▶ YOUR INSTRUCTIONS
Could you write the entries out again, exactly as they appear?
### EXERCISE INPUT
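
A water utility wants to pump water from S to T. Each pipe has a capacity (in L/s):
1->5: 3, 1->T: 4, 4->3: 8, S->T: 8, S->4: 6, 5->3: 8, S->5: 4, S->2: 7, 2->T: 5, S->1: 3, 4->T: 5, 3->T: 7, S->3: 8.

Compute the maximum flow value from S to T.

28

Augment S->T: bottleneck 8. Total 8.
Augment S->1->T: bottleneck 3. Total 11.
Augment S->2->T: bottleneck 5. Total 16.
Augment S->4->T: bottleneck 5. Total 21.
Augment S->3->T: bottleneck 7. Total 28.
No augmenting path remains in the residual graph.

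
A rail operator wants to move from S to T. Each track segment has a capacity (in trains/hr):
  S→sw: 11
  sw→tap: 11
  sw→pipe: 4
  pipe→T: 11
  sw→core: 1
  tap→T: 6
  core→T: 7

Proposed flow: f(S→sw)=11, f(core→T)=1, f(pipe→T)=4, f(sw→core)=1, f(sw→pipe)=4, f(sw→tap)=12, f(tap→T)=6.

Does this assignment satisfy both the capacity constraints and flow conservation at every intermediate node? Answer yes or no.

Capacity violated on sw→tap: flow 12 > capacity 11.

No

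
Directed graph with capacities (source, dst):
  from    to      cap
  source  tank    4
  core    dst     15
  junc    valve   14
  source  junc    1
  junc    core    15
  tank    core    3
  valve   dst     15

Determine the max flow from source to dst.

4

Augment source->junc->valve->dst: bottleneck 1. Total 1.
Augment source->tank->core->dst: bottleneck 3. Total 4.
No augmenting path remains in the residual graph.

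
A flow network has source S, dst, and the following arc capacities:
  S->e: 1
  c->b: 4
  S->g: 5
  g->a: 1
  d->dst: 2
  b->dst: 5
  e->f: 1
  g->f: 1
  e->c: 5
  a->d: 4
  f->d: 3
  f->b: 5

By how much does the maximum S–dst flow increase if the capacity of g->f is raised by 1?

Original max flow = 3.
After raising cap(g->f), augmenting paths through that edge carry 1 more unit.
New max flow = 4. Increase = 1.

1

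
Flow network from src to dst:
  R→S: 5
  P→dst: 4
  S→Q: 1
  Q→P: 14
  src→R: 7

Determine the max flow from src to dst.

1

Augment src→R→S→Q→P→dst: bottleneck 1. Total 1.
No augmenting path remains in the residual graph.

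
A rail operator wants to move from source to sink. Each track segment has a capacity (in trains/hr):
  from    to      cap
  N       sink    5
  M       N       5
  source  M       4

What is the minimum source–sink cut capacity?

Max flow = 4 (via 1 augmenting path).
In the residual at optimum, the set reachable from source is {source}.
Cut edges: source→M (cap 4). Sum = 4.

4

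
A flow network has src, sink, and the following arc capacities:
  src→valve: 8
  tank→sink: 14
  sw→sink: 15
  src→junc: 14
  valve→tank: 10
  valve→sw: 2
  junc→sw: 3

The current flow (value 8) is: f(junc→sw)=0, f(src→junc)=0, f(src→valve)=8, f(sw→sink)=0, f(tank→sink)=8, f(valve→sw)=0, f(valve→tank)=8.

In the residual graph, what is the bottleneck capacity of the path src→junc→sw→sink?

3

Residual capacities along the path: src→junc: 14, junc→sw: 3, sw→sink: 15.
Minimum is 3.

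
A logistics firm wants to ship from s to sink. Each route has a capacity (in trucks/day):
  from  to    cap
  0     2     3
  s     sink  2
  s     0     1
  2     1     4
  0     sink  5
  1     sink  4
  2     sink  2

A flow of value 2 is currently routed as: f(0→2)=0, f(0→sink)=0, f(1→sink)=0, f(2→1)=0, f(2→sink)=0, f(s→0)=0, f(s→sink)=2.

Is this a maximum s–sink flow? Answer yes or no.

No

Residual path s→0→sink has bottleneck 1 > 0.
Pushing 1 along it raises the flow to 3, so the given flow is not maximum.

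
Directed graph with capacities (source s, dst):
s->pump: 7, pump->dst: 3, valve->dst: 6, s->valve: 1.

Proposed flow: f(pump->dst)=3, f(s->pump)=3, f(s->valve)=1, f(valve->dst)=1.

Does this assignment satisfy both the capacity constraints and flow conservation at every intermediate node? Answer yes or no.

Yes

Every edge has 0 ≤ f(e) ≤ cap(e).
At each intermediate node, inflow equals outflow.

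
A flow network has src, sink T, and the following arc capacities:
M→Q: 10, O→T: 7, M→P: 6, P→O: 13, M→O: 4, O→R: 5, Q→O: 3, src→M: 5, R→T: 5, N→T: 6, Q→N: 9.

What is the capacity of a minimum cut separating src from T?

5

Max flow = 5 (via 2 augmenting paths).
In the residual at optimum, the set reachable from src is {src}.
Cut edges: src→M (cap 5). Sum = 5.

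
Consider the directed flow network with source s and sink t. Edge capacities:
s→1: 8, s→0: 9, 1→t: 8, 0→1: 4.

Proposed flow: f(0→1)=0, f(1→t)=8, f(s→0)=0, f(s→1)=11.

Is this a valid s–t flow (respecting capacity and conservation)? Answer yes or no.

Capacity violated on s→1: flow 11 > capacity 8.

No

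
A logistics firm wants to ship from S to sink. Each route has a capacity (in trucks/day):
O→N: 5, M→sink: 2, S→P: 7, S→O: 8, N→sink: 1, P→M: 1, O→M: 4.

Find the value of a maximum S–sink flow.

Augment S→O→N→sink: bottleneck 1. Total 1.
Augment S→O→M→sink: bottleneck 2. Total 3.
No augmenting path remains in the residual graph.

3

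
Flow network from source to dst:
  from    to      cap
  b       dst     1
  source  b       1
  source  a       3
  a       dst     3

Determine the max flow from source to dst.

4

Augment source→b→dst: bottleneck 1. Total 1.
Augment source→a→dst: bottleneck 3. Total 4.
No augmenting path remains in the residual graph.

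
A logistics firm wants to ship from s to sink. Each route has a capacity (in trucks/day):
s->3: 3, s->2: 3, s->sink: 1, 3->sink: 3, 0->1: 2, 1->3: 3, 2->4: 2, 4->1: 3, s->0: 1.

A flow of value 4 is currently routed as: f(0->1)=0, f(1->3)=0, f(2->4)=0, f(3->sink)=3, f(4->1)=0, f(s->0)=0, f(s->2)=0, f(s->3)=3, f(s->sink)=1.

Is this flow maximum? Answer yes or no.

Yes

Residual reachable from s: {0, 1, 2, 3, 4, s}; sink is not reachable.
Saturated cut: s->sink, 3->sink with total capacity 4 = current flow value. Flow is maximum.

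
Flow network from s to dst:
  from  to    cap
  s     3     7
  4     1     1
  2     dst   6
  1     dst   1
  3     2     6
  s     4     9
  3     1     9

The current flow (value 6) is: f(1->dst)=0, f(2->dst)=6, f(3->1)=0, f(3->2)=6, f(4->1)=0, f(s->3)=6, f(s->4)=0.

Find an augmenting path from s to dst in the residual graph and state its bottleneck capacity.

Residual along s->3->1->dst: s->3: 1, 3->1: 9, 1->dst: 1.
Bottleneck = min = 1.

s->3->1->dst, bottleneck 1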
######
▶ RESPONSE TO THE TASK
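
A water utility wants to pump water from S to T. Each pipe has a capacity (in L/s):
1->5: 3, 1->T: 4, 4->3: 8, S->T: 8, S->4: 6, 5->3: 8, S->5: 4, S->2: 7, 2->T: 5, S->1: 3, 4->T: 5, 3->T: 7, S->3: 8.

Compute the maximum flow value from S to T.

28

Augment S->T: bottleneck 8. Total 8.
Augment S->1->T: bottleneck 3. Total 11.
Augment S->2->T: bottleneck 5. Total 16.
Augment S->4->T: bottleneck 5. Total 21.
Augment S->3->T: bottleneck 7. Total 28.
No augmenting path remains in the residual graph.

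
A rail operator wants to move from S to T. Each track segment has a capacity (in trains/hr):
  S→sw: 11
  sw→tap: 11
  sw→pipe: 4
  pipe→T: 11
  sw→core: 1
  tap→T: 6
  core→T: 7

Proposed flow: f(S→sw)=11, f(core→T)=1, f(pipe→T)=4, f(sw→core)=1, f(sw→pipe)=4, f(sw→tap)=12, f(tap→T)=6.

Does this assignment satisfy both the capacity constraints and flow conservation at every intermediate node? Answer yes or no.

Capacity violated on sw→tap: flow 12 > capacity 11.

No

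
Directed graph with capacities (source, dst):
  from    to      cap
  source  tank    4
  core    dst     15
  junc    valve   14
  source  junc    1
  junc    core    15
  tank    core    3
  valve   dst     15

Determine the max flow from source to dst.

4

Augment source->junc->valve->dst: bottleneck 1. Total 1.
Augment source->tank->core->dst: bottleneck 3. Total 4.
No augmenting path remains in the residual graph.

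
A flow network has source S, dst, and the following arc capacities:
  S->e: 1
  c->b: 4
  S->g: 5
  g->a: 1
  d->dst: 2
  b->dst: 5
  e->f: 1
  g->f: 1
  e->c: 5
  a->d: 4
  f->d: 3
  f->b: 5

By how much does the maximum S–dst flow increase if the capacity of g->f is raised by 1?

Original max flow = 3.
After raising cap(g->f), augmenting paths through that edge carry 1 more unit.
New max flow = 4. Increase = 1.

1

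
Flow network from src to dst:
  R→S: 5
  P→dst: 4
  S→Q: 1
  Q→P: 14
  src→R: 7

Determine the max flow from src to dst.

1

Augment src→R→S→Q→P→dst: bottleneck 1. Total 1.
No augmenting path remains in the residual graph.

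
A rail operator wants to move from source to sink. Each track segment has a capacity (in trains/hr):
  from    to      cap
  N       sink    5
  M       N       5
  source  M       4

What is the minimum source–sink cut capacity?

Max flow = 4 (via 1 augmenting path).
In the residual at optimum, the set reachable from source is {source}.
Cut edges: source→M (cap 4). Sum = 4.

4

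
A flow network has src, sink, and the following arc capacities:
  src→valve: 8
  tank→sink: 14
  sw→sink: 15
  src→junc: 14
  valve→tank: 10
  valve→sw: 2
  junc→sw: 3

The current flow (value 8) is: f(junc→sw)=0, f(src→junc)=0, f(src→valve)=8, f(sw→sink)=0, f(tank→sink)=8, f(valve→sw)=0, f(valve→tank)=8.

In the residual graph, what is the bottleneck capacity of the path src→junc→sw→sink?

3

Residual capacities along the path: src→junc: 14, junc→sw: 3, sw→sink: 15.
Minimum is 3.

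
A logistics firm wants to ship from s to sink. Each route has a capacity (in trucks/day):
  from  to    cap
  0     2     3
  s     sink  2
  s     0     1
  2     1     4
  0     sink  5
  1     sink  4
  2     sink  2

A flow of value 2 is currently routed as: f(0→2)=0, f(0→sink)=0, f(1→sink)=0, f(2→1)=0, f(2→sink)=0, f(s→0)=0, f(s→sink)=2.

Is this a maximum s–sink flow? Answer yes or no.

No

Residual path s→0→sink has bottleneck 1 > 0.
Pushing 1 along it raises the flow to 3, so the given flow is not maximum.

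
Directed graph with capacities (source s, dst):
s->pump: 7, pump->dst: 3, valve->dst: 6, s->valve: 1.

Proposed flow: f(pump->dst)=3, f(s->pump)=3, f(s->valve)=1, f(valve->dst)=1.

Does this assignment satisfy both the capacity constraints and flow conservation at every intermediate node? Answer yes or no.

Yes

Every edge has 0 ≤ f(e) ≤ cap(e).
At each intermediate node, inflow equals outflow.

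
A flow network has src, sink T, and the following arc capacities:
M→Q: 10, O→T: 7, M→P: 6, P→O: 13, M→O: 4, O→R: 5, Q→O: 3, src→M: 5, R→T: 5, N→T: 6, Q→N: 9.

What is the capacity of a minimum cut separating src from T?

5

Max flow = 5 (via 2 augmenting paths).
In the residual at optimum, the set reachable from src is {src}.
Cut edges: src→M (cap 5). Sum = 5.

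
Consider the directed flow network with source s and sink t. Edge capacities:
s→1: 8, s→0: 9, 1→t: 8, 0→1: 4.

Proposed flow: f(0→1)=0, f(1→t)=8, f(s→0)=0, f(s→1)=11.

Is this a valid s–t flow (respecting capacity and conservation)? Answer yes or no.

Capacity violated on s→1: flow 11 > capacity 8.

No

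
A logistics firm wants to ship from S to sink. Each route has a capacity (in trucks/day):
O→N: 5, M→sink: 2, S→P: 7, S→O: 8, N→sink: 1, P→M: 1, O→M: 4.

Find the value of a maximum S–sink flow.

Augment S→O→N→sink: bottleneck 1. Total 1.
Augment S→O→M→sink: bottleneck 2. Total 3.
No augmenting path remains in the residual graph.

3

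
Flow network from source to dst:
  from    to      cap
  b       dst     1
  source  b       1
  source  a       3
  a       dst     3

Determine the max flow from source to dst.

4

Augment source→b→dst: bottleneck 1. Total 1.
Augment source→a→dst: bottleneck 3. Total 4.
No augmenting path remains in the residual graph.

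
A logistics firm wants to ship from s to sink. Each route has a capacity (in trucks/day):
s->3: 3, s->2: 3, s->sink: 1, 3->sink: 3, 0->1: 2, 1->3: 3, 2->4: 2, 4->1: 3, s->0: 1.

A flow of value 4 is currently routed as: f(0->1)=0, f(1->3)=0, f(2->4)=0, f(3->sink)=3, f(4->1)=0, f(s->0)=0, f(s->2)=0, f(s->3)=3, f(s->sink)=1.

Is this flow maximum? Answer yes or no.

Yes

Residual reachable from s: {0, 1, 2, 3, 4, s}; sink is not reachable.
Saturated cut: s->sink, 3->sink with total capacity 4 = current flow value. Flow is maximum.

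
Flow network from s to dst:
  from  to    cap
  s     3     7
  4     1     1
  2     dst   6
  1     dst   1
  3     2     6
  s     4     9
  3     1     9

The current flow (value 6) is: f(1->dst)=0, f(2->dst)=6, f(3->1)=0, f(3->2)=6, f(4->1)=0, f(s->3)=6, f(s->4)=0.

Find an augmenting path from s to dst in the residual graph and state its bottleneck capacity.

Residual along s->3->1->dst: s->3: 1, 3->1: 9, 1->dst: 1.
Bottleneck = min = 1.

s->3->1->dst, bottleneck 1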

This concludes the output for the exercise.